[Opening Material supplied section]

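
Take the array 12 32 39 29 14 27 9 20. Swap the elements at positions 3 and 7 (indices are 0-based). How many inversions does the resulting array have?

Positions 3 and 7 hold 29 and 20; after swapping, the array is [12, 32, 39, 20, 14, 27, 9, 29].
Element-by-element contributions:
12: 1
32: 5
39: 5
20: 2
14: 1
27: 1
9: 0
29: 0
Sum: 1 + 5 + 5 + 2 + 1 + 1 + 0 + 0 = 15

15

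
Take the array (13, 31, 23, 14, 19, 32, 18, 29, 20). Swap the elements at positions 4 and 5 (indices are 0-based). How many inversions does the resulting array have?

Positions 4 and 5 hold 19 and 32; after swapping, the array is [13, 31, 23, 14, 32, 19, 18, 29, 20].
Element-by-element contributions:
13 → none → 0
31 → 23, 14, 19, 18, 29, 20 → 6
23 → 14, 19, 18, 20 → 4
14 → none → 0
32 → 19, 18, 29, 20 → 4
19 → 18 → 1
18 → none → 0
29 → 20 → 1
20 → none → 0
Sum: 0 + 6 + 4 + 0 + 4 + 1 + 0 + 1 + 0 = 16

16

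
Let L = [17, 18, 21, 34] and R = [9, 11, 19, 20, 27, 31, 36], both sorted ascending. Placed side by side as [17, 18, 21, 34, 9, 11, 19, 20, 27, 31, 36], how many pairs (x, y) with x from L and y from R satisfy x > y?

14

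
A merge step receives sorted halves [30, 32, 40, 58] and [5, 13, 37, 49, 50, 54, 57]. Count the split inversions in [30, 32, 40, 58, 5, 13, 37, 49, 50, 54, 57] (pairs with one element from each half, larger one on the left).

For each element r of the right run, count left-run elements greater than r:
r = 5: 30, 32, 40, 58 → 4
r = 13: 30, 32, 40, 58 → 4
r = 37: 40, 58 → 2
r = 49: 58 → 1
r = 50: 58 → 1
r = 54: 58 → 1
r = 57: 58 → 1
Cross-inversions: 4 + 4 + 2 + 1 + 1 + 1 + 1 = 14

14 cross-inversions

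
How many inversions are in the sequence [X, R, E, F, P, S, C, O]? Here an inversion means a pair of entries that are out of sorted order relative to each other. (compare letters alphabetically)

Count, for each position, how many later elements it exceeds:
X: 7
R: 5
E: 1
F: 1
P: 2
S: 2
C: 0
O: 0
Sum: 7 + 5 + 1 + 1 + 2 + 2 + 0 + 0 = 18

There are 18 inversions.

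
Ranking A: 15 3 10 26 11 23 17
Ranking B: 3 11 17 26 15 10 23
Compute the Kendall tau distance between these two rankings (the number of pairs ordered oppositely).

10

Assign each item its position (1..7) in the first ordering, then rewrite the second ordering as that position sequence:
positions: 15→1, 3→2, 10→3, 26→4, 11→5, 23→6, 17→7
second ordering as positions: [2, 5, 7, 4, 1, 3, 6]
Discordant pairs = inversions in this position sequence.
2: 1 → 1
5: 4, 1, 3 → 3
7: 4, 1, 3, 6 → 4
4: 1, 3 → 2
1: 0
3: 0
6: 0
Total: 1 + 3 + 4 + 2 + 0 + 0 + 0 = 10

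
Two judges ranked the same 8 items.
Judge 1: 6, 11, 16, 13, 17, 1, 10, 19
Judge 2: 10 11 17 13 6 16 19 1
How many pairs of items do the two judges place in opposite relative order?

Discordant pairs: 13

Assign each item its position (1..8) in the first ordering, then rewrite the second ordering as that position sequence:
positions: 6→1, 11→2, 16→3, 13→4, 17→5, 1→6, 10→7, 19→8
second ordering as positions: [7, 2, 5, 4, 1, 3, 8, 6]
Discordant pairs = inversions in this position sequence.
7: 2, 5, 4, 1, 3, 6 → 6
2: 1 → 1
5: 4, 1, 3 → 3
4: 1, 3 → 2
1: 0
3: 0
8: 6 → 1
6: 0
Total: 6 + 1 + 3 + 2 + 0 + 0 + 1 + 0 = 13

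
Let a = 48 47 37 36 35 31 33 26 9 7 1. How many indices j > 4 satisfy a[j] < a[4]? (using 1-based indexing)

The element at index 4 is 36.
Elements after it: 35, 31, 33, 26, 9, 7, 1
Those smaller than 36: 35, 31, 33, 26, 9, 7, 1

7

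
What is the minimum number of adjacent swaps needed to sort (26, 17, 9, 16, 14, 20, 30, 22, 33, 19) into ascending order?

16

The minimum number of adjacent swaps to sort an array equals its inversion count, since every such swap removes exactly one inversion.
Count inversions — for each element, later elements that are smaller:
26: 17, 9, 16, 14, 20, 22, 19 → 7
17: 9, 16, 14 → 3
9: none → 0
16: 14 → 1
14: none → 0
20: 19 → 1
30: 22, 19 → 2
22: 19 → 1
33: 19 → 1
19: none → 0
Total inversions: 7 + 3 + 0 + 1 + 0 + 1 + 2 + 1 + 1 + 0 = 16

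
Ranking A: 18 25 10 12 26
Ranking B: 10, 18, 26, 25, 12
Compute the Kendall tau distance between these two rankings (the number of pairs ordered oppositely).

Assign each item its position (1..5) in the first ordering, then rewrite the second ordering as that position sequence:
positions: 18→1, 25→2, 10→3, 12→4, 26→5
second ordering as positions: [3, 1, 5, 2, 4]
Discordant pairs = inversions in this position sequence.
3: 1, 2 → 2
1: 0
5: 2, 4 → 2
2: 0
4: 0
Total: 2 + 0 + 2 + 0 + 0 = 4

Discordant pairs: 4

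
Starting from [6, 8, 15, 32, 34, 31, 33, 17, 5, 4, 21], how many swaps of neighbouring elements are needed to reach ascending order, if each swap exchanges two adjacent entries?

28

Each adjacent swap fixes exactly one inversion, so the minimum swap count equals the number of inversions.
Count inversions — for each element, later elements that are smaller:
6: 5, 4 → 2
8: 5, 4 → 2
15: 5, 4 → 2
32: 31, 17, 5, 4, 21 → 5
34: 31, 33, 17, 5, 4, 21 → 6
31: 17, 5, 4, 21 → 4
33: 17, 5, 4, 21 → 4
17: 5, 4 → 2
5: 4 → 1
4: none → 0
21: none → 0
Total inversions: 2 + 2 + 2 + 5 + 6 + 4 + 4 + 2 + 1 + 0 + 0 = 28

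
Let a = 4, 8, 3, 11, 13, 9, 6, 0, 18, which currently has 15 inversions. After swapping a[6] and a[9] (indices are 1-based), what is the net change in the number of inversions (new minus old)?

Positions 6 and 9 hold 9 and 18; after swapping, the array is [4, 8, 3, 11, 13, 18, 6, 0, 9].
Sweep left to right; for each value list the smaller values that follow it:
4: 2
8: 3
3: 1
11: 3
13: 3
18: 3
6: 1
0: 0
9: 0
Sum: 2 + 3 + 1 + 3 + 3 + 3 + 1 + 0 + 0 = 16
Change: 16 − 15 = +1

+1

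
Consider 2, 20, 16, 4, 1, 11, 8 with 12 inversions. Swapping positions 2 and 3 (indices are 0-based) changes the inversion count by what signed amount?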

[Closing Material supplied section]

> **What the exercise asks**:
The records must each be output verbatim, with nothing left out.

> **Answer**:
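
Take the array 12 32 39 29 14 27 9 20. Swap the elements at positions 3 and 7 (indices are 0-based). How many inversions does the resulting array have?

Positions 3 and 7 hold 29 and 20; after swapping, the array is [12, 32, 39, 20, 14, 27, 9, 29].
Element-by-element contributions:
12: 1
32: 5
39: 5
20: 2
14: 1
27: 1
9: 0
29: 0
Sum: 1 + 5 + 5 + 2 + 1 + 1 + 0 + 0 = 15

15

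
Take the array (13, 31, 23, 14, 19, 32, 18, 29, 20). Swap the elements at positions 4 and 5 (indices are 0-based). How many inversions does the resulting array have?

Positions 4 and 5 hold 19 and 32; after swapping, the array is [13, 31, 23, 14, 32, 19, 18, 29, 20].
Element-by-element contributions:
13 → none → 0
31 → 23, 14, 19, 18, 29, 20 → 6
23 → 14, 19, 18, 20 → 4
14 → none → 0
32 → 19, 18, 29, 20 → 4
19 → 18 → 1
18 → none → 0
29 → 20 → 1
20 → none → 0
Sum: 0 + 6 + 4 + 0 + 4 + 1 + 0 + 1 + 0 = 16

16

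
Let L = [17, 18, 21, 34] and R = [9, 11, 19, 20, 27, 31, 36], both sorted ascending. Placed side by side as [17, 18, 21, 34, 9, 11, 19, 20, 27, 31, 36], how many pairs (x, y) with x from L and y from R satisfy x > y?

14

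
A merge step receives sorted halves [30, 32, 40, 58] and [5, 13, 37, 49, 50, 54, 57]. Count the split inversions in [30, 32, 40, 58, 5, 13, 37, 49, 50, 54, 57] (pairs with one element from each half, larger one on the left).

For each element r of the right run, count left-run elements greater than r:
r = 5: 30, 32, 40, 58 → 4
r = 13: 30, 32, 40, 58 → 4
r = 37: 40, 58 → 2
r = 49: 58 → 1
r = 50: 58 → 1
r = 54: 58 → 1
r = 57: 58 → 1
Cross-inversions: 4 + 4 + 2 + 1 + 1 + 1 + 1 = 14

14 cross-inversions

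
How many inversions are in the sequence [X, R, E, F, P, S, C, O]? Here an inversion means a pair of entries that are out of sorted order relative to each other. (compare letters alphabetically)

Count, for each position, how many later elements it exceeds:
X: 7
R: 5
E: 1
F: 1
P: 2
S: 2
C: 0
O: 0
Sum: 7 + 5 + 1 + 1 + 2 + 2 + 0 + 0 = 18

There are 18 inversions.

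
Ranking A: 15 3 10 26 11 23 17
Ranking B: 3 11 17 26 15 10 23
Compute the Kendall tau distance between these two rankings (the number of pairs ordered oppositely).

10

Assign each item its position (1..7) in the first ordering, then rewrite the second ordering as that position sequence:
positions: 15→1, 3→2, 10→3, 26→4, 11→5, 23→6, 17→7
second ordering as positions: [2, 5, 7, 4, 1, 3, 6]
Discordant pairs = inversions in this position sequence.
2: 1 → 1
5: 4, 1, 3 → 3
7: 4, 1, 3, 6 → 4
4: 1, 3 → 2
1: 0
3: 0
6: 0
Total: 1 + 3 + 4 + 2 + 0 + 0 + 0 = 10

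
Two judges ranked the same 8 items.
Judge 1: 6, 11, 16, 13, 17, 1, 10, 19
Judge 2: 10 11 17 13 6 16 19 1
How many pairs of items do the two judges place in opposite relative order?

Discordant pairs: 13

Assign each item its position (1..8) in the first ordering, then rewrite the second ordering as that position sequence:
positions: 6→1, 11→2, 16→3, 13→4, 17→5, 1→6, 10→7, 19→8
second ordering as positions: [7, 2, 5, 4, 1, 3, 8, 6]
Discordant pairs = inversions in this position sequence.
7: 2, 5, 4, 1, 3, 6 → 6
2: 1 → 1
5: 4, 1, 3 → 3
4: 1, 3 → 2
1: 0
3: 0
8: 6 → 1
6: 0
Total: 6 + 1 + 3 + 2 + 0 + 0 + 1 + 0 = 13

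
Let a = 48 47 37 36 35 31 33 26 9 7 1. How many indices j > 4 satisfy a[j] < a[4]? (using 1-based indexing)

The element at index 4 is 36.
Elements after it: 35, 31, 33, 26, 9, 7, 1
Those smaller than 36: 35, 31, 33, 26, 9, 7, 1

7

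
What is the minimum number of adjacent swaps needed to sort (26, 17, 9, 16, 14, 20, 30, 22, 33, 19) into ascending order?

16

The minimum number of adjacent swaps to sort an array equals its inversion count, since every such swap removes exactly one inversion.
Count inversions — for each element, later elements that are smaller:
26: 17, 9, 16, 14, 20, 22, 19 → 7
17: 9, 16, 14 → 3
9: none → 0
16: 14 → 1
14: none → 0
20: 19 → 1
30: 22, 19 → 2
22: 19 → 1
33: 19 → 1
19: none → 0
Total inversions: 7 + 3 + 0 + 1 + 0 + 1 + 2 + 1 + 1 + 0 = 16

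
Ranking A: 18 25 10 12 26
Ranking B: 10, 18, 26, 25, 12
Compute the Kendall tau distance between these two rankings (the number of pairs ordered oppositely).

Assign each item its position (1..5) in the first ordering, then rewrite the second ordering as that position sequence:
positions: 18→1, 25→2, 10→3, 12→4, 26→5
second ordering as positions: [3, 1, 5, 2, 4]
Discordant pairs = inversions in this position sequence.
3: 1, 2 → 2
1: 0
5: 2, 4 → 2
2: 0
4: 0
Total: 2 + 0 + 2 + 0 + 0 = 4

Discordant pairs: 4

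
Starting from [6, 8, 15, 32, 34, 31, 33, 17, 5, 4, 21], how many swaps of neighbouring elements are needed to reach ascending order, if each swap exchanges two adjacent entries?

28

Each adjacent swap fixes exactly one inversion, so the minimum swap count equals the number of inversions.
Count inversions — for each element, later elements that are smaller:
6: 5, 4 → 2
8: 5, 4 → 2
15: 5, 4 → 2
32: 31, 17, 5, 4, 21 → 5
34: 31, 33, 17, 5, 4, 21 → 6
31: 17, 5, 4, 21 → 4
33: 17, 5, 4, 21 → 4
17: 5, 4 → 2
5: 4 → 1
4: none → 0
21: none → 0
Total inversions: 2 + 2 + 2 + 5 + 6 + 4 + 4 + 2 + 1 + 0 + 0 = 28

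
Let a = 4, 8, 3, 11, 13, 9, 6, 0, 18, which currently has 15 inversions. After swapping a[6] and a[9] (indices are 1-based), what is the net change in the number of inversions (new minus old)?

Positions 6 and 9 hold 9 and 18; after swapping, the array is [4, 8, 3, 11, 13, 18, 6, 0, 9].
Sweep left to right; for each value list the smaller values that follow it:
4: 2
8: 3
3: 1
11: 3
13: 3
18: 3
6: 1
0: 0
9: 0
Sum: 2 + 3 + 1 + 3 + 3 + 3 + 1 + 0 + 0 = 16
Change: 16 − 15 = +1

+1

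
Consider 2, 20, 16, 4, 1, 11, 8 with 12 inversions. Swapping positions 2 and 3 (indices are 0-based) changes the inversion count by what signed amount?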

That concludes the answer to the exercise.